**Task requirements:**
The output should be all entries, each matching the original exactly.

**Dataset entries:**
• • • • • • •
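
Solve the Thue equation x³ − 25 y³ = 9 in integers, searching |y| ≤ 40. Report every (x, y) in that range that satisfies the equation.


The equation is x³ - 25y³ = 9. For fixed y, x³ = 25·y³ + 9, so a solution requires the RHS to be a perfect cube.
Strategy: iterate y from -40 to 40, compute RHS = 25·y³ + 9, and check whether it is a (positive or negative) perfect cube.
Check small values of y:
  y = 0: RHS = 9 is not a perfect cube.
  y = 1: RHS = 34 is not a perfect cube.
  y = -1: RHS = -16 is not a perfect cube.
  y = 2: RHS = 209 is not a perfect cube.
  y = -2: RHS = -191 is not a perfect cube.
  y = 3: RHS = 684 is not a perfect cube.
  y = -3: RHS = -666 is not a perfect cube.
Continuing the search up to |y| = 40 finds no solutions either.
No (x, y) in the scanned range satisfies the equation.

No integer solutions with |y| ≤ 40.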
• • • • • • •
**Answer for the task:**
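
Solve the Thue equation x³ − 25 y³ = 9 in integers, searching |y| ≤ 40. Report every (x, y) in that range that satisfies the equation.


The equation is x³ - 25y³ = 9. For fixed y, x³ = 25·y³ + 9, so a solution requires the RHS to be a perfect cube.
Strategy: iterate y from -40 to 40, compute RHS = 25·y³ + 9, and check whether it is a (positive or negative) perfect cube.
Check small values of y:
  y = 0: RHS = 9 is not a perfect cube.
  y = 1: RHS = 34 is not a perfect cube.
  y = -1: RHS = -16 is not a perfect cube.
  y = 2: RHS = 209 is not a perfect cube.
  y = -2: RHS = -191 is not a perfect cube.
  y = 3: RHS = 684 is not a perfect cube.
  y = -3: RHS = -666 is not a perfect cube.
Continuing the search up to |y| = 40 finds no solutions either.
No (x, y) in the scanned range satisfies the equation.

No integer solutions with |y| ≤ 40.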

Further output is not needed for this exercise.